- _Prompt_
Give back exactly the lines of the entries below from the line with "A moon of mass" to the line with "At what distance", inclusive, and only those.

(Collected data)
+ + + + + + +

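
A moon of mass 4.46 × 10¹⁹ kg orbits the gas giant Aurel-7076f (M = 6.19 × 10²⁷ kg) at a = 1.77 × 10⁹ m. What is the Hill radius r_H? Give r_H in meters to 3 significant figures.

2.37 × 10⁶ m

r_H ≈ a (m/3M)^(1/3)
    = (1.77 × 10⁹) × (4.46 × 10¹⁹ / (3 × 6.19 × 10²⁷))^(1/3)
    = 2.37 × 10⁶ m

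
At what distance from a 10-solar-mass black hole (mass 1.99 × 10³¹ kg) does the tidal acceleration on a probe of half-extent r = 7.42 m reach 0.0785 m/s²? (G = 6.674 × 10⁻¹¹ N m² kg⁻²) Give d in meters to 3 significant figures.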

+ + + + + + +

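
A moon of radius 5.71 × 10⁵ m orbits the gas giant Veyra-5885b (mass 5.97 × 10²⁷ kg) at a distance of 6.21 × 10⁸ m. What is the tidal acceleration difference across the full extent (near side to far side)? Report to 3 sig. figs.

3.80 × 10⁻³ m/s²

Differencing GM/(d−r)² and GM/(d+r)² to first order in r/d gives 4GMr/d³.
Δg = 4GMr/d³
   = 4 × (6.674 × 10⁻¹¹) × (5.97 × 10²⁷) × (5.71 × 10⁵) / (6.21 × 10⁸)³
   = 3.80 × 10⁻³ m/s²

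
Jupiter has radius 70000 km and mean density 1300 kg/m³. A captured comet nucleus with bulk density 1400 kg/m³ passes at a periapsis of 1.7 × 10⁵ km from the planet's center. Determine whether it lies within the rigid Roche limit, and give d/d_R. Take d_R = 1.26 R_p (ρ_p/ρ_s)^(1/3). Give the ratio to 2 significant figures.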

+ + + + + + +

- _Answer section_
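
A moon of mass 4.46 × 10¹⁹ kg orbits the gas giant Aurel-7076f (M = 6.19 × 10²⁷ kg) at a = 1.77 × 10⁹ m. What is the Hill radius r_H? Give r_H in meters to 3 significant figures.

2.37 × 10⁶ m

r_H ≈ a (m/3M)^(1/3)
    = (1.77 × 10⁹) × (4.46 × 10¹⁹ / (3 × 6.19 × 10²⁷))^(1/3)
    = 2.37 × 10⁶ m

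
At what distance from a 10-solar-mass black hole (mass 1.99 × 10³¹ kg) does the tidal acceleration on a probe of half-extent r = 7.42 m reach 0.0785 m/s²? (G = 6.674 × 10⁻¹¹ N m² kg⁻²) Give d in meters to 3 significant figures.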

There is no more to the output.